──────── Material supplied

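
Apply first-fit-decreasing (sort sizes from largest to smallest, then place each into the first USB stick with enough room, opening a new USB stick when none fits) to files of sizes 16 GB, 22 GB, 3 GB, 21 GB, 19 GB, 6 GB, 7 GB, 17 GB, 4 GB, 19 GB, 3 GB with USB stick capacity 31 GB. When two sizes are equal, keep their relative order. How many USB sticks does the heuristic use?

6

Sorted descending: 22, 21, 19, 19, 17, 16, 7, 6, 4, 3, 3.
  22 → USB stick 1 (new)  [load 22/31]
  21 → USB stick 2 (new)  [load 21/31]
  19 → USB stick 3 (new)  [load 19/31]
  19 → USB stick 4 (new)  [load 19/31]
  17 → USB stick 5 (new)  [load 17/31]
  16 → USB stick 6 (new)  [load 16/31]
  7 → USB stick 1  [load 29/31]
  6 → USB stick 2  [load 27/31]
  4 → USB stick 2  [load 31/31]
  3 → USB stick 3  [load 22/31]
  3 → USB stick 3  [load 25/31]
6 USB sticks opened.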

────────────────

● **Exercise**:
Set down all of the data above again, exactly.

● **Completed exercise**:
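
Apply first-fit-decreasing (sort sizes from largest to smallest, then place each into the first USB stick with enough room, opening a new USB stick when none fits) to files of sizes 16 GB, 22 GB, 3 GB, 21 GB, 19 GB, 6 GB, 7 GB, 17 GB, 4 GB, 19 GB, 3 GB with USB stick capacity 31 GB. When two sizes are equal, keep their relative order. How many USB sticks does the heuristic use?

6

Sorted descending: 22, 21, 19, 19, 17, 16, 7, 6, 4, 3, 3.
  22 → USB stick 1 (new)  [load 22/31]
  21 → USB stick 2 (new)  [load 21/31]
  19 → USB stick 3 (new)  [load 19/31]
  19 → USB stick 4 (new)  [load 19/31]
  17 → USB stick 5 (new)  [load 17/31]
  16 → USB stick 6 (new)  [load 16/31]
  7 → USB stick 1  [load 29/31]
  6 → USB stick 2  [load 27/31]
  4 → USB stick 2  [load 31/31]
  3 → USB stick 3  [load 22/31]
  3 → USB stick 3  [load 25/31]
6 USB sticks opened.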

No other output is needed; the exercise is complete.